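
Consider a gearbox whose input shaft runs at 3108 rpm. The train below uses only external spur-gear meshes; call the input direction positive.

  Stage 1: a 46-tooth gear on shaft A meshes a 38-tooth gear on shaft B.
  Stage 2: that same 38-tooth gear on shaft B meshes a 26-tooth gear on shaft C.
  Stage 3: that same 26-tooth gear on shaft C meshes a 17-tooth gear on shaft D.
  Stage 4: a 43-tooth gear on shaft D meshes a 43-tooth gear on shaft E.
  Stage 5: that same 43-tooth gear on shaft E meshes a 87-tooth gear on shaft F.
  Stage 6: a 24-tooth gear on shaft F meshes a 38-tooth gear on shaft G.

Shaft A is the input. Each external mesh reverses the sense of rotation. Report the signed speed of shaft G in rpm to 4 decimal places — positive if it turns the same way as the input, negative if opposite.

+2625.2264 rpm (same as input, |ω| = 2625.2264 rpm)

Stage 1 [46T→38T]: ω = 3108.0000×46/38 = 3762.3158 rpm, dir flips to −; running = −3762.3158
Stage 2 [38T→26T]: ω = 3762.3158×38/26 = 5498.7692 rpm, dir flips to +; running = +5498.7692
Stage 3 [26T→17T]: ω = 5498.7692×26/17 = 8409.8824 rpm, dir flips to −; running = −8409.8824
Stage 4 [43T→43T]: ω = 8409.8824×43/43 = 8409.8824 rpm, dir flips to +; running = +8409.8824
Stage 5 [43T→87T]: ω = 8409.8824×43/87 = 4156.6085 rpm, dir flips to −; running = −4156.6085
Stage 6 [24T→38T]: ω = 4156.6085×24/38 = 2625.2264 rpm, dir flips to +; running = +2625.2264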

• PROBLEM DESCRIPTION:
Of the entries above, transcribe exactly those lines that fall between the line containing "Stage 5: that" and the line containing "Stage 6: a 24-tooth", together with those two lines.

• RESPONSE:
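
  Stage 5: that same 43-tooth gear on shaft E meshes a 87-tooth gear on shaft F.
  Stage 6: a 24-tooth gear on shaft F meshes a 38-tooth gear on shaft G.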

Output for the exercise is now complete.